-- Opening Marker --

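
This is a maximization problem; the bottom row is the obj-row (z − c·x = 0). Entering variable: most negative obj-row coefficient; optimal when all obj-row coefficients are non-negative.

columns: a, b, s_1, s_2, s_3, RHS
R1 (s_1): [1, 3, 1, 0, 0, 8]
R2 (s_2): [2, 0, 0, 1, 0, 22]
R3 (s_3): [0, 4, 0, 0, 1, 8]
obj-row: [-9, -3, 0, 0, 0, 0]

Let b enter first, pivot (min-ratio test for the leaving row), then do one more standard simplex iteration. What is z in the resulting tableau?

24

Ratio test on column b — row 1: 8/3 = 8/3; row 2: entry 0 ≤ 0; row 3: 8/4 = 2. Minimum is 2 at row 3 (s_3 leaves); pivot element 4.
Pivot on row 3; the obj-row RHS becomes 0 − (-3)·2 = 6.
Next entering variable (most negative obj-row entry -9): a.
Ratio test on column a — row 1: 2/1 = 2; row 2: 22/2 = 11; row 3: entry 0 ≤ 0. Minimum is 2 at row 1 (s_1 leaves); pivot element 1.
After the second pivot the obj-row RHS is 6 − (-9)·2 = 24.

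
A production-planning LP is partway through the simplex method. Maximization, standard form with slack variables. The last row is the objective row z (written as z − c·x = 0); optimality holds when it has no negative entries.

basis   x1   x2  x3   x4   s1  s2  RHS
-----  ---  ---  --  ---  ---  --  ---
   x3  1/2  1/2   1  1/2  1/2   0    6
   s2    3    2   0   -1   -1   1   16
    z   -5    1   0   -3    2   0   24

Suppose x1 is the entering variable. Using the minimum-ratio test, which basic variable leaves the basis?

s2

Column x1 entries and ratios — x3: 6/(1/2) = 12; s2: 16/3 = 16/3.
Smallest ratio is 16/3 in the row of s2, so s2 leaves.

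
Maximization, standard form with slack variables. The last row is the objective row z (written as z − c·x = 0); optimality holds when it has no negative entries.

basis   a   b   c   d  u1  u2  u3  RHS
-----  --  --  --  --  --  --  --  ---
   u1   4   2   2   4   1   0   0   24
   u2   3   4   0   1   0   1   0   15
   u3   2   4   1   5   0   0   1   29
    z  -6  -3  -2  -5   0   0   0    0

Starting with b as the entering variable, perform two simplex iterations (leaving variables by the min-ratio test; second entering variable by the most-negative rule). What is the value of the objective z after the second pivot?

Ratio test on column b — row 1: 24/2 = 12; row 2: 15/4 = 15/4; row 3: 29/4 = 29/4. Minimum is 15/4 at row 2 (u2 leaves); pivot element 4.
Pivot on row 2; the z-row RHS becomes 0 − (-3)·(15/4) = 45/4.
Next entering variable (most negative z-row entry -17/4): d.
Ratio test on column d — row 1: (33/2)/(7/2) = 33/7; row 2: (15/4)/(1/4) = 15; row 3: 14/4 = 7/2. Minimum is 7/2 at row 3 (u3 leaves); pivot element 4.
After the second pivot the z-row RHS is 45/4 − (-17/4)·(7/2) = 209/8.

209/8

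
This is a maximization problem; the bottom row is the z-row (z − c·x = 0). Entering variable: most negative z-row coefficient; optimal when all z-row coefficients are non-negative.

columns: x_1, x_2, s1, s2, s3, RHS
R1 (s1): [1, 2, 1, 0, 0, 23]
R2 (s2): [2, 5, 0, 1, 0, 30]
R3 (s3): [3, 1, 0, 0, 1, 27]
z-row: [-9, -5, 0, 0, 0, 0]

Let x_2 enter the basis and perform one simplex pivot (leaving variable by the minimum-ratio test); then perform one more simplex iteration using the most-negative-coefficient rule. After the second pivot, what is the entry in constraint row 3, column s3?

5/13

Ratio test on column x_2 — row 1: 23/2 = 23/2; row 2: 30/5 = 6; row 3: 27/1 = 27. Minimum is 6 at row 2 (s2 leaves); pivot element 5.
Divide row 2 by 5; eliminate column x_2 from the other rows.
Second iteration: most negative z-row entry is -7 in column x_1, so x_1 enters.
Ratio test on column x_1 — row 1: 11/(1/5) = 55; row 2: 6/(2/5) = 15; row 3: 21/(13/5) = 105/13. Minimum is 105/13 at row 3 (s3 leaves); pivot element 13/5.
Divide row 3 by 13/5; eliminate column x_1 from the other rows.
After both pivots, the entry at constraint row 3, column s3 is 5/13.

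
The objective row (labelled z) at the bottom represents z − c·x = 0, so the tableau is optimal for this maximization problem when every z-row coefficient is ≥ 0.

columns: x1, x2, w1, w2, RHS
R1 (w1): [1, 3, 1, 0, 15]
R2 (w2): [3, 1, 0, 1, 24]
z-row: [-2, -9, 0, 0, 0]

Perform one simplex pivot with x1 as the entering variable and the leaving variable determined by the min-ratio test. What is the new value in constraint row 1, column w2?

-1/3

Ratio test on column x1 — row 1: 15/1 = 15; row 2: 24/3 = 8. Minimum is 8 at row 2 (w2 leaves); pivot element 3.
Divide row 2 by 3; eliminate column x1 from the other rows.
Row 1 update in column w2: 0 − 1·(1/3) = -1/3.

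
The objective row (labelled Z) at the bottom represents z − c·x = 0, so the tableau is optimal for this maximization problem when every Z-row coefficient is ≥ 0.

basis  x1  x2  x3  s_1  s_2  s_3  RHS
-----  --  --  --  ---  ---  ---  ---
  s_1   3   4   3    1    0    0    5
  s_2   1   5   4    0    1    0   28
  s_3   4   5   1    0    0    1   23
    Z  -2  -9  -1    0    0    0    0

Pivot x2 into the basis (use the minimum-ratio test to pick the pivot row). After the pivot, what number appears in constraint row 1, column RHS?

Ratio test on column x2 — row 1: 5/4 = 5/4; row 2: 28/5 = 28/5; row 3: 23/5 = 23/5. Minimum is 5/4 at row 1 (s_1 leaves); pivot element 4.
Divide row 1 by 4; eliminate column x2 from the other rows.
In the new row 1, the RHS entry is the old entry divided by the pivot: 5/4 = 5/4.

5/4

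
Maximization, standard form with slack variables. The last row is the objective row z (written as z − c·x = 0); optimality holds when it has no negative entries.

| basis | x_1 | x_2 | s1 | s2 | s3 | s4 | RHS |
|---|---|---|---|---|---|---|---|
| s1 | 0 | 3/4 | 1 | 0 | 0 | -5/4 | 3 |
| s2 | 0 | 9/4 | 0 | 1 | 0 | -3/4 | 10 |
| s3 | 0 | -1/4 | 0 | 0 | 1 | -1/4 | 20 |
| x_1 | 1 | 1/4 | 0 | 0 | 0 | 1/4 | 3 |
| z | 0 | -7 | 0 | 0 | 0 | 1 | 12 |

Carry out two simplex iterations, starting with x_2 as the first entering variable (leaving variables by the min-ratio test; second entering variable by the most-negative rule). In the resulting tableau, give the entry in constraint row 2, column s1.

Ratio test on column x_2 — row 1: 3/(3/4) = 4; row 2: 10/(9/4) = 40/9; row 3: entry -1/4 ≤ 0; row 4: 3/(1/4) = 12. Minimum is 4 at row 1 (s1 leaves); pivot element 3/4.
Divide row 1 by 3/4; eliminate column x_2 from the other rows.
Second iteration: most negative z-row entry is -32/3 in column s4, so s4 enters.
Ratio test on column s4 — row 1: entry -5/3 ≤ 0; row 2: 1/3 = 1/3; row 3: entry -2/3 ≤ 0; row 4: 2/(2/3) = 3. Minimum is 1/3 at row 2 (s2 leaves); pivot element 3.
Divide row 2 by 3; eliminate column s4 from the other rows.
After both pivots, the entry at constraint row 2, column s1 is -1.

-1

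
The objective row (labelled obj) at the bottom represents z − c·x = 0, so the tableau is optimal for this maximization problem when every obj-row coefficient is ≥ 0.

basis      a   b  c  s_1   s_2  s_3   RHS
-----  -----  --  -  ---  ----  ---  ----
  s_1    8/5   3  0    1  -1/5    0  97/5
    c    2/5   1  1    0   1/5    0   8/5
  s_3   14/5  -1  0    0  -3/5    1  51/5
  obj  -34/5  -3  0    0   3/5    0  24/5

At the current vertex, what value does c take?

8/5

c is basic (row 2); its value is the RHS of that row, 8/5.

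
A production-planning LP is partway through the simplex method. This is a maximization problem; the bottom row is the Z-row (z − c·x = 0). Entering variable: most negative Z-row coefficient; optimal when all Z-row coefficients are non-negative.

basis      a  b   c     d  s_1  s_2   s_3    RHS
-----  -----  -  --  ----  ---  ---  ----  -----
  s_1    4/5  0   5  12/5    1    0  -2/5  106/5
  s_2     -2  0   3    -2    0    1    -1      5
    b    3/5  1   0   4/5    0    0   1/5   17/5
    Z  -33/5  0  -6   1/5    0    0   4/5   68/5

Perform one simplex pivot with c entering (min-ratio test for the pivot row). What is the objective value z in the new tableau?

118/5

Ratio test on column c — row 1: (106/5)/5 = 106/25; row 2: 5/3 = 5/3; row 3: entry 0 ≤ 0. Minimum is 5/3 at row 2 (s_2 leaves); pivot element 3.
Pivot on row 2; the Z-row RHS becomes 68/5 − (-6)·(5/3) = 118/5.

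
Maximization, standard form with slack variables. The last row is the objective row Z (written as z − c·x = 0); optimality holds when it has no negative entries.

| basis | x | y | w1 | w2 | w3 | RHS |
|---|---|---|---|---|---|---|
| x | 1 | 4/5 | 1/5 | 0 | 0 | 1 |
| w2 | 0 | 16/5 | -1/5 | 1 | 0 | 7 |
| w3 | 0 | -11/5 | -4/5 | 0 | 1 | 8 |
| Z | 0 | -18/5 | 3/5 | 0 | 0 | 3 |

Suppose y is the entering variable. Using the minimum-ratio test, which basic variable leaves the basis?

Column y entries and ratios — x: 1/(4/5) = 5/4; w2: 7/(16/5) = 35/16; w3: -11/5 ≤ 0, skip.
Smallest ratio is 5/4 in the row of x, so x leaves.

x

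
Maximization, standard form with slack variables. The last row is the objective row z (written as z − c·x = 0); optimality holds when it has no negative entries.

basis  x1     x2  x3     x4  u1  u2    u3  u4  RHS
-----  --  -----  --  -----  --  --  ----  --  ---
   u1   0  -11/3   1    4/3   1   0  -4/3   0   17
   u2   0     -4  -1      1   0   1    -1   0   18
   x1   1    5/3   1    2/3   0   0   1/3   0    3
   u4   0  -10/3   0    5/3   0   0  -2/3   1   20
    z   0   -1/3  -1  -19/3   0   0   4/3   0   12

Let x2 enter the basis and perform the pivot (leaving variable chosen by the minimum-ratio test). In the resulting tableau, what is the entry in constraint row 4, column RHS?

26

Ratio test on column x2 — row 1: entry -11/3 ≤ 0; row 2: entry -4 ≤ 0; row 3: 3/(5/3) = 9/5; row 4: entry -10/3 ≤ 0. Minimum is 9/5 at row 3 (x1 leaves); pivot element 5/3.
Divide row 3 by 5/3; eliminate column x2 from the other rows.
Row 4 update in column RHS: 20 − (-10/3)·(9/5) = 26.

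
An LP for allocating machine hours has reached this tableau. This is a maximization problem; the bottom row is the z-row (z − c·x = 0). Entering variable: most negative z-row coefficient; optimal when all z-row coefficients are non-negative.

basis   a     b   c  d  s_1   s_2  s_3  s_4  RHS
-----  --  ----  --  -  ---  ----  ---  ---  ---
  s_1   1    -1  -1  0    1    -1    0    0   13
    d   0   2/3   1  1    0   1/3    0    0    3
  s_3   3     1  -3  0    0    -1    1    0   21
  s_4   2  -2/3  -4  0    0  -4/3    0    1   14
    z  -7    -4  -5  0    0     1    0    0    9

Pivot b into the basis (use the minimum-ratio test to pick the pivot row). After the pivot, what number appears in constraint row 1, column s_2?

-1/2

Ratio test on column b — row 1: entry -1 ≤ 0; row 2: 3/(2/3) = 9/2; row 3: 21/1 = 21; row 4: entry -2/3 ≤ 0. Minimum is 9/2 at row 2 (d leaves); pivot element 2/3.
Divide row 2 by 2/3; eliminate column b from the other rows.
Row 1 update in column s_2: -1 − (-1)·(1/2) = -1/2.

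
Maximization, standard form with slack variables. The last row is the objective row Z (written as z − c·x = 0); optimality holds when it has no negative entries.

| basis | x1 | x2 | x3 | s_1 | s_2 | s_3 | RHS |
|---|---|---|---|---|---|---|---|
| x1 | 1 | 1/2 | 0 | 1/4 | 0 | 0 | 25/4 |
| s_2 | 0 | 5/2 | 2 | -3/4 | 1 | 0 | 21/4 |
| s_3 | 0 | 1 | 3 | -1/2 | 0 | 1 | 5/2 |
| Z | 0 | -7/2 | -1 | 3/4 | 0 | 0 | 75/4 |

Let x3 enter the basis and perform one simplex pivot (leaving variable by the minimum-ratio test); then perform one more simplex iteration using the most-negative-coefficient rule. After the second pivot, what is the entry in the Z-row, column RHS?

Ratio test on column x3 — row 1: entry 0 ≤ 0; row 2: (21/4)/2 = 21/8; row 3: (5/2)/3 = 5/6. Minimum is 5/6 at row 3 (s_3 leaves); pivot element 3.
Divide row 3 by 3; eliminate column x3 from the other rows.
Second iteration: most negative Z-row entry is -19/6 in column x2, so x2 enters.
Ratio test on column x2 — row 1: (25/4)/(1/2) = 25/2; row 2: (43/12)/(11/6) = 43/22; row 3: (5/6)/(1/3) = 5/2. Minimum is 43/22 at row 2 (s_2 leaves); pivot element 11/6.
Divide row 2 by 11/6; eliminate column x2 from the other rows.
After both pivots, the entry at the Z-row, column RHS is 567/22.

567/22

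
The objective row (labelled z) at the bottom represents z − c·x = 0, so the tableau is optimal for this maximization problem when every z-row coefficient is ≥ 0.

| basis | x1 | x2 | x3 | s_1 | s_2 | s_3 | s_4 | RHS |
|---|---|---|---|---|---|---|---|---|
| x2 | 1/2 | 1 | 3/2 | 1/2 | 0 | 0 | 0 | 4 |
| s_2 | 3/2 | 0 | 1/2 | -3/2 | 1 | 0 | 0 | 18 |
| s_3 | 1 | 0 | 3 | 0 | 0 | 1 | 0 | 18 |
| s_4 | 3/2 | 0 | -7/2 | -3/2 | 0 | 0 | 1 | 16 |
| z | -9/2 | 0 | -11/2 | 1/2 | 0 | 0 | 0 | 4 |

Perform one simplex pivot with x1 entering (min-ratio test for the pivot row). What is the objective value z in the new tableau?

40

Ratio test on column x1 — row 1: 4/(1/2) = 8; row 2: 18/(3/2) = 12; row 3: 18/1 = 18; row 4: 16/(3/2) = 32/3. Minimum is 8 at row 1 (x2 leaves); pivot element 1/2.
Pivot on row 1; the z-row RHS becomes 4 − (-9/2)·8 = 40.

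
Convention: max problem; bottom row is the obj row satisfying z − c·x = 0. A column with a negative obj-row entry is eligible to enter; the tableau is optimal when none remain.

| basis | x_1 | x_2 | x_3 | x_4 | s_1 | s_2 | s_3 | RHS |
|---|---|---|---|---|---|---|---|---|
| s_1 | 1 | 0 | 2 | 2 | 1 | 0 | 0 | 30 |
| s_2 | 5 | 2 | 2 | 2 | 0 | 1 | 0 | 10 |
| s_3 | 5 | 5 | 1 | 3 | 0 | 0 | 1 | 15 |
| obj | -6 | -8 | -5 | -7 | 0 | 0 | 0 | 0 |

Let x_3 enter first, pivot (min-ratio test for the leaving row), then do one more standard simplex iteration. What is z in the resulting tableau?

65/2

Ratio test on column x_3 — row 1: 30/2 = 15; row 2: 10/2 = 5; row 3: 15/1 = 15. Minimum is 5 at row 2 (s_2 leaves); pivot element 2.
Pivot on row 2; the obj-row RHS becomes 0 − (-5)·5 = 25.
Next entering variable (most negative obj-row entry -3): x_2.
Ratio test on column x_2 — row 1: entry -2 ≤ 0; row 2: 5/1 = 5; row 3: 10/4 = 5/2. Minimum is 5/2 at row 3 (s_3 leaves); pivot element 4.
After the second pivot the obj-row RHS is 25 − (-3)·(5/2) = 65/2.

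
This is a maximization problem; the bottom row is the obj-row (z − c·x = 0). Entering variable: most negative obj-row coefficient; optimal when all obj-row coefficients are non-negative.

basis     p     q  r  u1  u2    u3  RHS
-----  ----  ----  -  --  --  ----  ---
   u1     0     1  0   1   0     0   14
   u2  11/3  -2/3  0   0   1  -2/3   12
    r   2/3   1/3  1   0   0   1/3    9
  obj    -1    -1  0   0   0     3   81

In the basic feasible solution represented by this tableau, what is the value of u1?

u1 is basic (row 1); its value is the RHS of that row, 14.

14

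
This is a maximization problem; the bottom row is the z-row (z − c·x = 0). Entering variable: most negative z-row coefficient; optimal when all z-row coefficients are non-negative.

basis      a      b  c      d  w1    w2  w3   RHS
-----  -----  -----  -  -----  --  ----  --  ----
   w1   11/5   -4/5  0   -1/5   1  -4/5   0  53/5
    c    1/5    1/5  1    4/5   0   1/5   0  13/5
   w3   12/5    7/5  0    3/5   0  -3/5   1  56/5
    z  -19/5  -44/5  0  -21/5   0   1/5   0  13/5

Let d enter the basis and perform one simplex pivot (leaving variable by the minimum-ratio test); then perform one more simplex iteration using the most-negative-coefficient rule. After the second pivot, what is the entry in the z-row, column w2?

-17/5

Ratio test on column d — row 1: entry -1/5 ≤ 0; row 2: (13/5)/(4/5) = 13/4; row 3: (56/5)/(3/5) = 56/3. Minimum is 13/4 at row 2 (c leaves); pivot element 4/5.
Divide row 2 by 4/5; eliminate column d from the other rows.
Second iteration: most negative z-row entry is -31/4 in column b, so b enters.
Ratio test on column b — row 1: entry -3/4 ≤ 0; row 2: (13/4)/(1/4) = 13; row 3: (37/4)/(5/4) = 37/5. Minimum is 37/5 at row 3 (w3 leaves); pivot element 5/4.
Divide row 3 by 5/4; eliminate column b from the other rows.
After both pivots, the entry at the z-row, column w2 is -17/5.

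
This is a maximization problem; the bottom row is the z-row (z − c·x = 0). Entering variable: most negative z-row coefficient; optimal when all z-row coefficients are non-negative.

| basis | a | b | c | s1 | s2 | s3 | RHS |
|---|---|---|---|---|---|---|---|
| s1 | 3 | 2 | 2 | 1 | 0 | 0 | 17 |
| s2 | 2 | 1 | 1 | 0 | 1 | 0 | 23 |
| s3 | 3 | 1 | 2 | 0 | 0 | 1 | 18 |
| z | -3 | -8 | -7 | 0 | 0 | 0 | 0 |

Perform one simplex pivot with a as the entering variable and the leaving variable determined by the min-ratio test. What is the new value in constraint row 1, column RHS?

17/3

Ratio test on column a — row 1: 17/3 = 17/3; row 2: 23/2 = 23/2; row 3: 18/3 = 6. Minimum is 17/3 at row 1 (s1 leaves); pivot element 3.
Divide row 1 by 3; eliminate column a from the other rows.
In the new row 1, the RHS entry is the old entry divided by the pivot: 17/3 = 17/3.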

-- Closing Marker --

| Goal of the exercise |
Set down each line of the material verbatim, from the first line through the line that contains "obj-row: [-9, -3, 0, 0, 0, 0]".

| Worked solution |
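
This is a maximization problem; the bottom row is the obj-row (z − c·x = 0). Entering variable: most negative obj-row coefficient; optimal when all obj-row coefficients are non-negative.

columns: a, b, s_1, s_2, s_3, RHS
R1 (s_1): [1, 3, 1, 0, 0, 8]
R2 (s_2): [2, 0, 0, 1, 0, 22]
R3 (s_3): [0, 4, 0, 0, 1, 8]
obj-row: [-9, -3, 0, 0, 0, 0]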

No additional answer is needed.